#### Extracted records
____

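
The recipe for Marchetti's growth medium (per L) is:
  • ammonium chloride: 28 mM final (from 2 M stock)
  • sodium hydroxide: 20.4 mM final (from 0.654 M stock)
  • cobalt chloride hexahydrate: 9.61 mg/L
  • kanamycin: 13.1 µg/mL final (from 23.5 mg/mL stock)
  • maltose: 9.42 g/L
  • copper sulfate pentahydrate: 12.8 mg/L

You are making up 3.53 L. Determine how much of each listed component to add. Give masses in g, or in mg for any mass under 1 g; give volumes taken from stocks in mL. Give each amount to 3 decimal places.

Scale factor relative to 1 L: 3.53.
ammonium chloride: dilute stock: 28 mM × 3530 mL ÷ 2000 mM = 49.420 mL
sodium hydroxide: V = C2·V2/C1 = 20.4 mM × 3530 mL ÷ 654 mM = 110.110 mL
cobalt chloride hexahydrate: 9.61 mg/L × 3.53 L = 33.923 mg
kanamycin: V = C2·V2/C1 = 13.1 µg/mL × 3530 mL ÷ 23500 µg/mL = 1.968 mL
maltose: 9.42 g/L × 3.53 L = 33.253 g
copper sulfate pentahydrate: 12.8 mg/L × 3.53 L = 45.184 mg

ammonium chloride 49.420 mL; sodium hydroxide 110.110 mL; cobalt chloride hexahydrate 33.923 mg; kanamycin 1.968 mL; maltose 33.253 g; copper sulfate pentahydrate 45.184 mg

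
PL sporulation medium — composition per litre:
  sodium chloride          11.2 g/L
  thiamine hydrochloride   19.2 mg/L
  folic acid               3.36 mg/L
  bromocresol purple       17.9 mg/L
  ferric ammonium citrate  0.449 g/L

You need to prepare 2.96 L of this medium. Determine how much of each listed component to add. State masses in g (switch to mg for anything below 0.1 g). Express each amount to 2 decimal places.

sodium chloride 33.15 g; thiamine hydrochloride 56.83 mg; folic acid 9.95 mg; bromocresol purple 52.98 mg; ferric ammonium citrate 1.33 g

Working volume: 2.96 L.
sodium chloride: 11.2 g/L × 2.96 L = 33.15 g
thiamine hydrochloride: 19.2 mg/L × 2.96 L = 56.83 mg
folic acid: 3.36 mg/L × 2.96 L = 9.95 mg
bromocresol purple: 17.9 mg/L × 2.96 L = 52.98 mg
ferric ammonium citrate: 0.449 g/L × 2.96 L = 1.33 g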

____

#### Task statement
Every record should be output precisely as it was given.

#### Task output
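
The recipe for Marchetti's growth medium (per L) is:
  • ammonium chloride: 28 mM final (from 2 M stock)
  • sodium hydroxide: 20.4 mM final (from 0.654 M stock)
  • cobalt chloride hexahydrate: 9.61 mg/L
  • kanamycin: 13.1 µg/mL final (from 23.5 mg/mL stock)
  • maltose: 9.42 g/L
  • copper sulfate pentahydrate: 12.8 mg/L

You are making up 3.53 L. Determine how much of each listed component to add. Give masses in g, or in mg for any mass under 1 g; give volumes taken from stocks in mL. Give each amount to 3 decimal places.

Scale factor relative to 1 L: 3.53.
ammonium chloride: dilute stock: 28 mM × 3530 mL ÷ 2000 mM = 49.420 mL
sodium hydroxide: V = C2·V2/C1 = 20.4 mM × 3530 mL ÷ 654 mM = 110.110 mL
cobalt chloride hexahydrate: 9.61 mg/L × 3.53 L = 33.923 mg
kanamycin: V = C2·V2/C1 = 13.1 µg/mL × 3530 mL ÷ 23500 µg/mL = 1.968 mL
maltose: 9.42 g/L × 3.53 L = 33.253 g
copper sulfate pentahydrate: 12.8 mg/L × 3.53 L = 45.184 mg

ammonium chloride 49.420 mL; sodium hydroxide 110.110 mL; cobalt chloride hexahydrate 33.923 mg; kanamycin 1.968 mL; maltose 33.253 g; copper sulfate pentahydrate 45.184 mg

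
PL sporulation medium — composition per litre:
  sodium chloride          11.2 g/L
  thiamine hydrochloride   19.2 mg/L
  folic acid               3.36 mg/L
  bromocresol purple       17.9 mg/L
  ferric ammonium citrate  0.449 g/L

You need to prepare 2.96 L of this medium. Determine how much of each listed component to add. State masses in g (switch to mg for anything below 0.1 g). Express each amount to 2 decimal places.

sodium chloride 33.15 g; thiamine hydrochloride 56.83 mg; folic acid 9.95 mg; bromocresol purple 52.98 mg; ferric ammonium citrate 1.33 g

Working volume: 2.96 L.
sodium chloride: 11.2 g/L × 2.96 L = 33.15 g
thiamine hydrochloride: 19.2 mg/L × 2.96 L = 56.83 mg
folic acid: 3.36 mg/L × 2.96 L = 9.95 mg
bromocresol purple: 17.9 mg/L × 2.96 L = 52.98 mg
ferric ammonium citrate: 0.449 g/L × 2.96 L = 1.33 g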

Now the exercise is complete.